_Exercise data_:
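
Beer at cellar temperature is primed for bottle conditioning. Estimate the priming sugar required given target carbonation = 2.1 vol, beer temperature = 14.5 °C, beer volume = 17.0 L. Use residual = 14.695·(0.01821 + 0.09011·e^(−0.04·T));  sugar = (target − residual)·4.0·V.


residual = 14.695·(0.01821 + 0.09011·e^(−0.04·14.5)) = 1.0090
sugar = (2.1 − 1.0090)·4.0·17.0

74.1884 g


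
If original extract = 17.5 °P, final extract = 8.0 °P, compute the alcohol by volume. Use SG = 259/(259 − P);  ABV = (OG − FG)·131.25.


OG = 259/(259 − 17.5) = 1.0725
FG = 259/(259 − 8.0) = 1.0319
ABV = (1.0725 − 1.0319)·131.25

5.3276 % ABV


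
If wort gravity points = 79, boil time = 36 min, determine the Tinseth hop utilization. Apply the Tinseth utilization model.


U = 1.65·0.000125^(GP/1000) · (1 − e^(−0.04·t))/4.15
bigness = 1.65·0.000125^(79/1000) = 0.8112
boil_factor = (1 − e^(−0.04·36))/4.15 = 0.1839
U = 0.8112 · 0.1839

0.1492


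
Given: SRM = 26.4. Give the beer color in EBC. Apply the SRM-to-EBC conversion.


EBC = SRM · 1.97
EBC = 26.4 · 1.97

52.0080 EBC


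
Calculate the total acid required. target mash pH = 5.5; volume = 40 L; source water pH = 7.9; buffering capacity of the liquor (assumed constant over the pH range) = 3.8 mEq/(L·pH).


acid = buffering capacity · (pH_source − pH_target) · V
acid = 3.8 · (7.9 − 5.5) · 40

364.8000 mEq


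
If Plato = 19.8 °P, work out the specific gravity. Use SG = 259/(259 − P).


SG = 259/(259 − 19.8)

1.0828


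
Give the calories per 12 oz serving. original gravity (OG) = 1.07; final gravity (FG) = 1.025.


ABW = (OG−FG)·131.25·0.79/FG;  °P = 259 − 259/SG (for OG→OE and FG→AE);  RE = 0.1808·OE + 0.8192·AE;  Cal = (6.9·ABW + 4·(RE−0.1))·FG·3.55
ABW = (1.07 − 1.025)·131.25·0.79/1.025 = 4.5521
OE = 259 − 259/1.07 = 16.9439 °P
AE = 259 − 259/1.025 = 6.3171 °P
RE = 0.1808·16.9439 + 0.8192·6.3171 = 8.2384 °P
Cal = (6.9·4.5521 + 4·(8.2384−0.1))·1.025·3.55

232.7467 kcal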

_Task objective_: Only the lines from the one holding "Calculate the total" through the final line of the entries, both included, should be given again, word for word.

_Final answer_:
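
Calculate the total acid required. target mash pH = 5.5; volume = 40 L; source water pH = 7.9; buffering capacity of the liquor (assumed constant over the pH range) = 3.8 mEq/(L·pH).


acid = buffering capacity · (pH_source − pH_target) · V
acid = 3.8 · (7.9 − 5.5) · 40

364.8000 mEq


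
If Plato = 19.8 °P, work out the specific gravity. Use SG = 259/(259 − P).


SG = 259/(259 − 19.8)

1.0828


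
Give the calories per 12 oz serving. original gravity (OG) = 1.07; final gravity (FG) = 1.025.


ABW = (OG−FG)·131.25·0.79/FG;  °P = 259 − 259/SG (for OG→OE and FG→AE);  RE = 0.1808·OE + 0.8192·AE;  Cal = (6.9·ABW + 4·(RE−0.1))·FG·3.55
ABW = (1.07 − 1.025)·131.25·0.79/1.025 = 4.5521
OE = 259 − 259/1.07 = 16.9439 °P
AE = 259 − 259/1.025 = 6.3171 °P
RE = 0.1808·16.9439 + 0.8192·6.3171 = 8.2384 °P
Cal = (6.9·4.5521 + 4·(8.2384−0.1))·1.025·3.55

232.7467 kcal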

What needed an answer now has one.